EXERCISE BRIEF: Every line of the material below should be repeated exactly.

RECORDED DATA:
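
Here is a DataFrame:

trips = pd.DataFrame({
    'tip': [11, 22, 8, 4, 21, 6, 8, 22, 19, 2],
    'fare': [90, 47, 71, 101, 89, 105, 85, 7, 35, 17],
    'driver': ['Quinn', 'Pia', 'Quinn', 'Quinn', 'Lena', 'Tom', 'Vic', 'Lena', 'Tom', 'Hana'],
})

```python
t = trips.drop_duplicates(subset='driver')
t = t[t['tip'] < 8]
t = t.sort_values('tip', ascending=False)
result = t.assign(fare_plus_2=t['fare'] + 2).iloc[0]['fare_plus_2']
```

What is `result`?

drop duplicate driver (keep=first):
   tip  fare driver
0   11    90  Quinn
1   22    47    Pia
4   21    89   Lena
5    6   105    Tom
6    8    85    Vic
9    2    17   Hana
filter rows where tip < 8:
   tip  fare driver
5    6   105    Tom
9    2    17   Hana
sort by tip descending:
   tip  fare driver
5    6   105    Tom
9    2    17   Hana
add column fare_plus_2 = t['fare'] + 2:
   tip  fare driver  fare_plus_2
5    6   105    Tom          107
9    2    17   Hana           19
value at position 0, column 'fare_plus_2' → 107

107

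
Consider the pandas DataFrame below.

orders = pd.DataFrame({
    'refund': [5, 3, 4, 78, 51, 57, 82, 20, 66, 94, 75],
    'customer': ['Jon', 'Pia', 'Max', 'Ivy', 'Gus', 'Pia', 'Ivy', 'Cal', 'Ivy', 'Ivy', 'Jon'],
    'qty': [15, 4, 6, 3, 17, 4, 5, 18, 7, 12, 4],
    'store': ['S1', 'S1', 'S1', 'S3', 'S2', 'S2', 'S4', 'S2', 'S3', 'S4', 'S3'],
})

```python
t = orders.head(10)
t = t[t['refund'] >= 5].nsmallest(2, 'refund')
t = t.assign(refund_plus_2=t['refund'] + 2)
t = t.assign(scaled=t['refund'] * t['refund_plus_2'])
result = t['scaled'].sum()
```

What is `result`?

475

take first 10 rows:
   refund customer  qty store
0       5      Jon   15    S1
1       3      Pia    4    S1
2       4      Max    6    S1
3      78      Ivy    3    S3
4      51      Gus   17    S2
5      57      Pia    4    S2
6      82      Ivy    5    S4
7      20      Cal   18    S2
8      66      Ivy    7    S3
9      94      Ivy   12    S4
filter rows where refund >= 5:
   refund customer  qty store
0       5      Jon   15    S1
3      78      Ivy    3    S3
4      51      Gus   17    S2
5      57      Pia    4    S2
6      82      Ivy    5    S4
7      20      Cal   18    S2
8      66      Ivy    7    S3
9      94      Ivy   12    S4
take 2 rows with smallest refund:
   refund customer  qty store
0       5      Jon   15    S1
7      20      Cal   18    S2
add column refund_plus_2 = t['refund'] + 2:
   refund customer  qty store  refund_plus_2
0       5      Jon   15    S1              7
7      20      Cal   18    S2             22
add column scaled = t['refund'] * t['refund_plus_2']:
   refund customer  qty store  refund_plus_2  scaled
0       5      Jon   15    S1              7      35
7      20      Cal   18    S2             22     440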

ANSWER FOR THE TASK:
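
Here is a DataFrame:

trips = pd.DataFrame({
    'tip': [11, 22, 8, 4, 21, 6, 8, 22, 19, 2],
    'fare': [90, 47, 71, 101, 89, 105, 85, 7, 35, 17],
    'driver': ['Quinn', 'Pia', 'Quinn', 'Quinn', 'Lena', 'Tom', 'Vic', 'Lena', 'Tom', 'Hana'],
})

```python
t = trips.drop_duplicates(subset='driver')
t = t[t['tip'] < 8]
t = t.sort_values('tip', ascending=False)
result = t.assign(fare_plus_2=t['fare'] + 2).iloc[0]['fare_plus_2']
```

What is `result`?

drop duplicate driver (keep=first):
   tip  fare driver
0   11    90  Quinn
1   22    47    Pia
4   21    89   Lena
5    6   105    Tom
6    8    85    Vic
9    2    17   Hana
filter rows where tip < 8:
   tip  fare driver
5    6   105    Tom
9    2    17   Hana
sort by tip descending:
   tip  fare driver
5    6   105    Tom
9    2    17   Hana
add column fare_plus_2 = t['fare'] + 2:
   tip  fare driver  fare_plus_2
5    6   105    Tom          107
9    2    17   Hana           19
value at position 0, column 'fare_plus_2' → 107

107

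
Consider the pandas DataFrame below.

orders = pd.DataFrame({
    'refund': [5, 3, 4, 78, 51, 57, 82, 20, 66, 94, 75],
    'customer': ['Jon', 'Pia', 'Max', 'Ivy', 'Gus', 'Pia', 'Ivy', 'Cal', 'Ivy', 'Ivy', 'Jon'],
    'qty': [15, 4, 6, 3, 17, 4, 5, 18, 7, 12, 4],
    'store': ['S1', 'S1', 'S1', 'S3', 'S2', 'S2', 'S4', 'S2', 'S3', 'S4', 'S3'],
})

```python
t = orders.head(10)
t = t[t['refund'] >= 5].nsmallest(2, 'refund')
t = t.assign(refund_plus_2=t['refund'] + 2)
t = t.assign(scaled=t['refund'] * t['refund_plus_2'])
result = t['scaled'].sum()
```

What is `result`?

475

take first 10 rows:
   refund customer  qty store
0       5      Jon   15    S1
1       3      Pia    4    S1
2       4      Max    6    S1
3      78      Ivy    3    S3
4      51      Gus   17    S2
5      57      Pia    4    S2
6      82      Ivy    5    S4
7      20      Cal   18    S2
8      66      Ivy    7    S3
9      94      Ivy   12    S4
filter rows where refund >= 5:
   refund customer  qty store
0       5      Jon   15    S1
3      78      Ivy    3    S3
4      51      Gus   17    S2
5      57      Pia    4    S2
6      82      Ivy    5    S4
7      20      Cal   18    S2
8      66      Ivy    7    S3
9      94      Ivy   12    S4
take 2 rows with smallest refund:
   refund customer  qty store
0       5      Jon   15    S1
7      20      Cal   18    S2
add column refund_plus_2 = t['refund'] + 2:
   refund customer  qty store  refund_plus_2
0       5      Jon   15    S1              7
7      20      Cal   18    S2             22
add column scaled = t['refund'] * t['refund_plus_2']:
   refund customer  qty store  refund_plus_2  scaled
0       5      Jon   15    S1              7      35
7      20      Cal   18    S2             22     440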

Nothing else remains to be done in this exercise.